*Stored items*
Segment Open

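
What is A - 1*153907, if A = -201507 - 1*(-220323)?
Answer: -135091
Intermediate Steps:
A = 18816 (A = -201507 + 220323 = 18816)
A - 1*153907 = 18816 - 1*153907 = 18816 - 153907 = -135091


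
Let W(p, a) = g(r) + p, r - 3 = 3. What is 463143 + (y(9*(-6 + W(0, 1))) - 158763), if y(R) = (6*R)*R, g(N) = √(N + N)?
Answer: 327708 - 11664*√3 ≈ 3.0751e+5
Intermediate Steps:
r = 6 (r = 3 + 3 = 6)
g(N) = √2*√N (g(N) = √(2*N) = √2*√N)
W(p, a) = p + 2*√3 (W(p, a) = √2*√6 + p = 2*√3 + p = p + 2*√3)
y(R) = 6*R²
463143 + (y(9*(-6 + W(0, 1))) - 158763) = 463143 + (6*(9*(-6 + (0 + 2*√3)))² - 158763) = 463143 + (6*(9*(-6 + 2*√3))² - 158763) = 463143 + (6*(-54 + 18*√3)² - 158763) = 463143 + (-158763 + 6*(-54 + 18*√3)²) = 304380 + 6*(-54 + 18*√3)²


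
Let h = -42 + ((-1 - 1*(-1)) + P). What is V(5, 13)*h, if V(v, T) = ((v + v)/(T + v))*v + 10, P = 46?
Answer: 460/9 ≈ 51.111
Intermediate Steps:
V(v, T) = 10 + 2*v²/(T + v) (V(v, T) = ((2*v)/(T + v))*v + 10 = (2*v/(T + v))*v + 10 = 2*v²/(T + v) + 10 = 10 + 2*v²/(T + v))
h = 4 (h = -42 + ((-1 - 1*(-1)) + 46) = -42 + ((-1 + 1) + 46) = -42 + (0 + 46) = -42 + 46 = 4)
V(5, 13)*h = (2*(5² + 5*13 + 5*5)/(13 + 5))*4 = (2*(25 + 65 + 25)/18)*4 = (2*(1/18)*115)*4 = (115/9)*4 = 460/9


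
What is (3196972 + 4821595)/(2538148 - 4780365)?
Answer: -8018567/2242217 ≈ -3.5762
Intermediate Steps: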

Segment Closed

*YOUR INSTRUCTIONS*
Each line that includes the string "What" should be copied from the data.

*ANSWER SECTION*
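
What is A - 1*153907, if A = -201507 - 1*(-220323)?
Let W(p, a) = g(r) + p, r - 3 = 3. What is 463143 + (y(9*(-6 + W(0, 1))) - 158763), if y(R) = (6*R)*R, g(N) = √(N + N)?
Let h = -42 + ((-1 - 1*(-1)) + P). What is V(5, 13)*h, if V(v, T) = ((v + v)/(T + v))*v + 10, P = 46?
What is (3196972 + 4821595)/(2538148 - 4780365)?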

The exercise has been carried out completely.